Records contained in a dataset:
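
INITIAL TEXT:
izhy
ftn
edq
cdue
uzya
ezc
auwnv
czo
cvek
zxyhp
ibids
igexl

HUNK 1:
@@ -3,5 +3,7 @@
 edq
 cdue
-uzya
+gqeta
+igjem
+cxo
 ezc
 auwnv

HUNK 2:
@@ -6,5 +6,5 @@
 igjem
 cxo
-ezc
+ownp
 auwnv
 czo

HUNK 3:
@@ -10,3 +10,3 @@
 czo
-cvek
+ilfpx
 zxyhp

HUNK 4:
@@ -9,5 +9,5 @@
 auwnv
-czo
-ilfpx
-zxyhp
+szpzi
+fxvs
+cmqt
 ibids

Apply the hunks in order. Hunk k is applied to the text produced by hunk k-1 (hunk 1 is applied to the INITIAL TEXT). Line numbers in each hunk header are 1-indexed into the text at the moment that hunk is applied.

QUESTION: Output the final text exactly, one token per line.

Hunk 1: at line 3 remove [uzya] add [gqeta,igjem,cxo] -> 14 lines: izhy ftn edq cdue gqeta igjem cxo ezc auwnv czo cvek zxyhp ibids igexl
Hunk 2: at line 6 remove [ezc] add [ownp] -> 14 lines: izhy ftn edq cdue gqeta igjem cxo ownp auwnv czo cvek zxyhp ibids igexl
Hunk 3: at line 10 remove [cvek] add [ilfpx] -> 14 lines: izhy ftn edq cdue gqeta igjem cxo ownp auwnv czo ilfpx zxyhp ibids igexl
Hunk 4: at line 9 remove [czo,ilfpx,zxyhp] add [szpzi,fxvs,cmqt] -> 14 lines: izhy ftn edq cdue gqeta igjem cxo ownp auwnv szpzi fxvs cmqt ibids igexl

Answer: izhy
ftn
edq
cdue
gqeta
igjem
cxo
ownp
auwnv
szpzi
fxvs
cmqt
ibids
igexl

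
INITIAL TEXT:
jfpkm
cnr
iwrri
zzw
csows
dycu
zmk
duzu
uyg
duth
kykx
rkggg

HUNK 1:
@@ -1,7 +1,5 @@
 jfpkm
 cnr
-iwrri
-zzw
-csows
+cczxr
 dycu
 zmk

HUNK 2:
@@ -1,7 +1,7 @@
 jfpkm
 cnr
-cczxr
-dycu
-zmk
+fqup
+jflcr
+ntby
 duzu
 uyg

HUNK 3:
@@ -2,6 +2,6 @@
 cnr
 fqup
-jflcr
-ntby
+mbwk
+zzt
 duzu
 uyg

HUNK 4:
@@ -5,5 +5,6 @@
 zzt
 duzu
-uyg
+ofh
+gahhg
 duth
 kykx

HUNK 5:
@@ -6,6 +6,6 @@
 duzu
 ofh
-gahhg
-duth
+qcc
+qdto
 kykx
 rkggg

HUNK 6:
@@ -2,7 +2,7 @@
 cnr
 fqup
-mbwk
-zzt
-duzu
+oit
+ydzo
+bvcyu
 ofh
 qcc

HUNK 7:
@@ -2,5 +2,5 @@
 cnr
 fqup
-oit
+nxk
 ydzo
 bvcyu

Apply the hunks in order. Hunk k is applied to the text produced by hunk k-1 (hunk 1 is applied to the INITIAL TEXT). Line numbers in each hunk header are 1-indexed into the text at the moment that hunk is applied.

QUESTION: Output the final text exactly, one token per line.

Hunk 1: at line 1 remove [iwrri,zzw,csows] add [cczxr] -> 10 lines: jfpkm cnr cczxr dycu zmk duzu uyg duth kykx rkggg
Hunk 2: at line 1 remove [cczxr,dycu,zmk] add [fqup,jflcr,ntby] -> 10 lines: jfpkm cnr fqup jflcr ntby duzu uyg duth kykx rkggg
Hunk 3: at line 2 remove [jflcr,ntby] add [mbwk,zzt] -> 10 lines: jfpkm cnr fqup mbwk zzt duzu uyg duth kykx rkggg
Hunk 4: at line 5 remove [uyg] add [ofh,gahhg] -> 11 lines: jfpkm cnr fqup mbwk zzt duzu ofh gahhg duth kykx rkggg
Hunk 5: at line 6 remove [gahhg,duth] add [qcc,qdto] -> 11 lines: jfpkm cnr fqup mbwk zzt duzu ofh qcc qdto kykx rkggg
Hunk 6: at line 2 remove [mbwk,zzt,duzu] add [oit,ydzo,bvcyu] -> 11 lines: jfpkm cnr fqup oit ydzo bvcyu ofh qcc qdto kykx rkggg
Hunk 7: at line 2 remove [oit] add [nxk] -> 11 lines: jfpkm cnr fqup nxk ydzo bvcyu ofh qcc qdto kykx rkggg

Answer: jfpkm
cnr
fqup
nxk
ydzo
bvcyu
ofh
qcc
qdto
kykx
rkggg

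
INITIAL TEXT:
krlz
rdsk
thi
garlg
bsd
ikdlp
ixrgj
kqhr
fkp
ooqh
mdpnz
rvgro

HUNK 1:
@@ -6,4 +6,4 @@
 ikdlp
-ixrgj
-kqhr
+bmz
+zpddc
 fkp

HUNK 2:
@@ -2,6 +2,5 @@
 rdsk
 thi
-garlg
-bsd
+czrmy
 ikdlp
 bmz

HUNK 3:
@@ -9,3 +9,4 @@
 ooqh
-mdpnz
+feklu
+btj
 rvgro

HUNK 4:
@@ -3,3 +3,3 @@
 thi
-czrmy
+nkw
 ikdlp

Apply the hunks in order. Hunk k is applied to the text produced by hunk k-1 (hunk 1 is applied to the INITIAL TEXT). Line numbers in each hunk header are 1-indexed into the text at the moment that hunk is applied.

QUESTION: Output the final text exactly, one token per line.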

What is required: All the records above need to be set down again exactly as they were given.

Solution to this exercise:
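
INITIAL TEXT:
izhy
ftn
edq
cdue
uzya
ezc
auwnv
czo
cvek
zxyhp
ibids
igexl

HUNK 1:
@@ -3,5 +3,7 @@
 edq
 cdue
-uzya
+gqeta
+igjem
+cxo
 ezc
 auwnv

HUNK 2:
@@ -6,5 +6,5 @@
 igjem
 cxo
-ezc
+ownp
 auwnv
 czo

HUNK 3:
@@ -10,3 +10,3 @@
 czo
-cvek
+ilfpx
 zxyhp

HUNK 4:
@@ -9,5 +9,5 @@
 auwnv
-czo
-ilfpx
-zxyhp
+szpzi
+fxvs
+cmqt
 ibids

Apply the hunks in order. Hunk k is applied to the text produced by hunk k-1 (hunk 1 is applied to the INITIAL TEXT). Line numbers in each hunk header are 1-indexed into the text at the moment that hunk is applied.

QUESTION: Output the final text exactly, one token per line.

Hunk 1: at line 3 remove [uzya] add [gqeta,igjem,cxo] -> 14 lines: izhy ftn edq cdue gqeta igjem cxo ezc auwnv czo cvek zxyhp ibids igexl
Hunk 2: at line 6 remove [ezc] add [ownp] -> 14 lines: izhy ftn edq cdue gqeta igjem cxo ownp auwnv czo cvek zxyhp ibids igexl
Hunk 3: at line 10 remove [cvek] add [ilfpx] -> 14 lines: izhy ftn edq cdue gqeta igjem cxo ownp auwnv czo ilfpx zxyhp ibids igexl
Hunk 4: at line 9 remove [czo,ilfpx,zxyhp] add [szpzi,fxvs,cmqt] -> 14 lines: izhy ftn edq cdue gqeta igjem cxo ownp auwnv szpzi fxvs cmqt ibids igexl

Answer: izhy
ftn
edq
cdue
gqeta
igjem
cxo
ownp
auwnv
szpzi
fxvs
cmqt
ibids
igexl

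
INITIAL TEXT:
jfpkm
cnr
iwrri
zzw
csows
dycu
zmk
duzu
uyg
duth
kykx
rkggg

HUNK 1:
@@ -1,7 +1,5 @@
 jfpkm
 cnr
-iwrri
-zzw
-csows
+cczxr
 dycu
 zmk

HUNK 2:
@@ -1,7 +1,7 @@
 jfpkm
 cnr
-cczxr
-dycu
-zmk
+fqup
+jflcr
+ntby
 duzu
 uyg

HUNK 3:
@@ -2,6 +2,6 @@
 cnr
 fqup
-jflcr
-ntby
+mbwk
+zzt
 duzu
 uyg

HUNK 4:
@@ -5,5 +5,6 @@
 zzt
 duzu
-uyg
+ofh
+gahhg
 duth
 kykx

HUNK 5:
@@ -6,6 +6,6 @@
 duzu
 ofh
-gahhg
-duth
+qcc
+qdto
 kykx
 rkggg

HUNK 6:
@@ -2,7 +2,7 @@
 cnr
 fqup
-mbwk
-zzt
-duzu
+oit
+ydzo
+bvcyu
 ofh
 qcc

HUNK 7:
@@ -2,5 +2,5 @@
 cnr
 fqup
-oit
+nxk
 ydzo
 bvcyu

Apply the hunks in order. Hunk k is applied to the text produced by hunk k-1 (hunk 1 is applied to the INITIAL TEXT). Line numbers in each hunk header are 1-indexed into the text at the moment that hunk is applied.

QUESTION: Output the final text exactly, one token per line.

Hunk 1: at line 1 remove [iwrri,zzw,csows] add [cczxr] -> 10 lines: jfpkm cnr cczxr dycu zmk duzu uyg duth kykx rkggg
Hunk 2: at line 1 remove [cczxr,dycu,zmk] add [fqup,jflcr,ntby] -> 10 lines: jfpkm cnr fqup jflcr ntby duzu uyg duth kykx rkggg
Hunk 3: at line 2 remove [jflcr,ntby] add [mbwk,zzt] -> 10 lines: jfpkm cnr fqup mbwk zzt duzu uyg duth kykx rkggg
Hunk 4: at line 5 remove [uyg] add [ofh,gahhg] -> 11 lines: jfpkm cnr fqup mbwk zzt duzu ofh gahhg duth kykx rkggg
Hunk 5: at line 6 remove [gahhg,duth] add [qcc,qdto] -> 11 lines: jfpkm cnr fqup mbwk zzt duzu ofh qcc qdto kykx rkggg
Hunk 6: at line 2 remove [mbwk,zzt,duzu] add [oit,ydzo,bvcyu] -> 11 lines: jfpkm cnr fqup oit ydzo bvcyu ofh qcc qdto kykx rkggg
Hunk 7: at line 2 remove [oit] add [nxk] -> 11 lines: jfpkm cnr fqup nxk ydzo bvcyu ofh qcc qdto kykx rkggg

Answer: jfpkm
cnr
fqup
nxk
ydzo
bvcyu
ofh
qcc
qdto
kykx
rkggg

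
INITIAL TEXT:
krlz
rdsk
thi
garlg
bsd
ikdlp
ixrgj
kqhr
fkp
ooqh
mdpnz
rvgro

HUNK 1:
@@ -6,4 +6,4 @@
 ikdlp
-ixrgj
-kqhr
+bmz
+zpddc
 fkp

HUNK 2:
@@ -2,6 +2,5 @@
 rdsk
 thi
-garlg
-bsd
+czrmy
 ikdlp
 bmz

HUNK 3:
@@ -9,3 +9,4 @@
 ooqh
-mdpnz
+feklu
+btj
 rvgro

HUNK 4:
@@ -3,3 +3,3 @@
 thi
-czrmy
+nkw
 ikdlp

Apply the hunks in order. Hunk k is applied to the text produced by hunk k-1 (hunk 1 is applied to the INITIAL TEXT). Line numbers in each hunk header are 1-indexed into the text at the moment that hunk is applied.

QUESTION: Output the final text exactly, one token per line.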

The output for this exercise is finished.